TRY IT. Only a number is wanted: how many lines in the listing contain the word "translate"?
── EXERCISE MATERIAL ──
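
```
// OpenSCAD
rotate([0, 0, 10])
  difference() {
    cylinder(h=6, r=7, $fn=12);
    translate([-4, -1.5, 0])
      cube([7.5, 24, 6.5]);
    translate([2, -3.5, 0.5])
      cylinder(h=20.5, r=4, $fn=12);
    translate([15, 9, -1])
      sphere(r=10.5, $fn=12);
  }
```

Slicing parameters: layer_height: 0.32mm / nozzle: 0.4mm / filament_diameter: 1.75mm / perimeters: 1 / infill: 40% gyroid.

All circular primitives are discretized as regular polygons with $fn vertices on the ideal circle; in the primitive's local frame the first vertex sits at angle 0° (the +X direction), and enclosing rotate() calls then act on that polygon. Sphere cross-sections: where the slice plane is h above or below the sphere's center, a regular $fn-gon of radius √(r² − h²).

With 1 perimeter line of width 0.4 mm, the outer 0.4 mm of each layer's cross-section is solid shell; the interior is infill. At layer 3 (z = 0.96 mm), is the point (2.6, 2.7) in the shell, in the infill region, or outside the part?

outside

At z = 0.96 mm: the cylinder: section is a regular 12-gon, circumradius r=7; the 7.5×24 cube at (-4, -1.5) contributes its full rectangle; the r=4 cylinder at (2, -3.5) gives a regular 12-gon of circumradius 4 (constant along its height); the sphere at (15, 9): section is a regular 12-gon, circumradius = √(r²−h²) = √(10.5²−1.96²) = 10.315; Taking the first minus the rest: starting from the r=7 cylinder, the 7.5×24 cube at (-4, -1.5) partially overlaps it — only the 59.87 mm² overlap (of its 180.00 mm²) is removed, clipping the outline; the r=4 cylinder at (2, -3.5) partially overlaps it — only the 35.19 mm² overlap (of its 48.00 mm²) is removed, clipping the outline; the r=10.5 sphere at (15, 9) misses the remaining region (no effect) — 2 connected regions; (whole slice rotated 10° about Z — lengths, areas and connectivity unchanged). Overall, the cross-section has 2 separate islands. Undo the 10° rotation: the query point maps to (3.029, 2.207) in the un-rotated model frame. The nearest boundary edge runs (3.50, 0.10)→(3.50, 6.06); distance from the point to it = 0.47 mm. The point is not inside any of the regions above, so it lies outside the cross-section (0.47 mm from the nearest boundary).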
───
SOLUTION TO THIS PROBLEM. 3